━━ DATASET EXTRACT ━━

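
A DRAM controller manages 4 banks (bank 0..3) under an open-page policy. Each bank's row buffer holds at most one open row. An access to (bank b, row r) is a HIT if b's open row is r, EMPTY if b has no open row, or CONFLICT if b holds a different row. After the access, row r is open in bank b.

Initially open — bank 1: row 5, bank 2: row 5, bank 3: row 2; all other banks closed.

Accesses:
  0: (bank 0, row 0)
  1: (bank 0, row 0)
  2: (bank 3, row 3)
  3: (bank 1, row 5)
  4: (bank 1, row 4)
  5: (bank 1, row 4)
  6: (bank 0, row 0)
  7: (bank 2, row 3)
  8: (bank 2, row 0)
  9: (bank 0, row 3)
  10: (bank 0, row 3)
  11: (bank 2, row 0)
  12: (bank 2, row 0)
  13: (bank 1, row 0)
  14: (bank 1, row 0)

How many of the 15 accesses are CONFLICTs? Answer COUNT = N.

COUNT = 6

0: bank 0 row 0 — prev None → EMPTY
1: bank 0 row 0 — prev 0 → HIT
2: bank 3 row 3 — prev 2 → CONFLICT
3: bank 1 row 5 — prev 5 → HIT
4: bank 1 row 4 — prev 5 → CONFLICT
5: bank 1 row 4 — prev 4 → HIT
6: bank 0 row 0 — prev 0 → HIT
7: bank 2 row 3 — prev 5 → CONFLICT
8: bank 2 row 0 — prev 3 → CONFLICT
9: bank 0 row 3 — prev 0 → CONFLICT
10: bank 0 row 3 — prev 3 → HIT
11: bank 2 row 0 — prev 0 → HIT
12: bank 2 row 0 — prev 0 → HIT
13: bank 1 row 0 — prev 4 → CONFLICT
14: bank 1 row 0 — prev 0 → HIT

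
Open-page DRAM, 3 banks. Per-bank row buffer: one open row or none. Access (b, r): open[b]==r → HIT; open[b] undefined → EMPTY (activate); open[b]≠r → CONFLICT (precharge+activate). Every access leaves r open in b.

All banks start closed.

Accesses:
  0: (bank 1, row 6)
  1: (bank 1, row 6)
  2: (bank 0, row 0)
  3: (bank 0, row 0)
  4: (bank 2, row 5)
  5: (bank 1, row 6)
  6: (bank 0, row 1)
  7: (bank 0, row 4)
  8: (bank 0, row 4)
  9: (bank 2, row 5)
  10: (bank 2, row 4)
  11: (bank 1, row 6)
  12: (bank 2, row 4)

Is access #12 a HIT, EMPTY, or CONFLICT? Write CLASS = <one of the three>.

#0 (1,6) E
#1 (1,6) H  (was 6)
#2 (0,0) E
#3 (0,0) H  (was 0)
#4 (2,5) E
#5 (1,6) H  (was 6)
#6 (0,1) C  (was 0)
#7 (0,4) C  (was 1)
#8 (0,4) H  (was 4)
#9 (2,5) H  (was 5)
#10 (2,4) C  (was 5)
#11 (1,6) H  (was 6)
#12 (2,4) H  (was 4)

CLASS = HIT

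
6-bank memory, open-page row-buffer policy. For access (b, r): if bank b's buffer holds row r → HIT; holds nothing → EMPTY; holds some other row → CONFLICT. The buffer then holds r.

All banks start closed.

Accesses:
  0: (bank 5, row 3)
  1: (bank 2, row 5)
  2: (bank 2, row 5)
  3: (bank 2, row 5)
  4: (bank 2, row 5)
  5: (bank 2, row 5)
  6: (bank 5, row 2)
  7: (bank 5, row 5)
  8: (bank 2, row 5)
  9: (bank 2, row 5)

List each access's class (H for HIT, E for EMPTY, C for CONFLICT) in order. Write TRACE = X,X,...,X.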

━━━

The line with "14: (bank 1, row 0)" is the last to include; transcribe exactly every line from the top of the material above down to it.

# [SOLUTION TO THIS TASK]
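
A DRAM controller manages 4 banks (bank 0..3) under an open-page policy. Each bank's row buffer holds at most one open row. An access to (bank b, row r) is a HIT if b's open row is r, EMPTY if b has no open row, or CONFLICT if b holds a different row. After the access, row r is open in bank b.

Initially open — bank 1: row 5, bank 2: row 5, bank 3: row 2; all other banks closed.

Accesses:
  0: (bank 0, row 0)
  1: (bank 0, row 0)
  2: (bank 3, row 3)
  3: (bank 1, row 5)
  4: (bank 1, row 4)
  5: (bank 1, row 4)
  6: (bank 0, row 0)
  7: (bank 2, row 3)
  8: (bank 2, row 0)
  9: (bank 0, row 3)
  10: (bank 0, row 3)
  11: (bank 2, row 0)
  12: (bank 2, row 0)
  13: (bank 1, row 0)
  14: (bank 1, row 0)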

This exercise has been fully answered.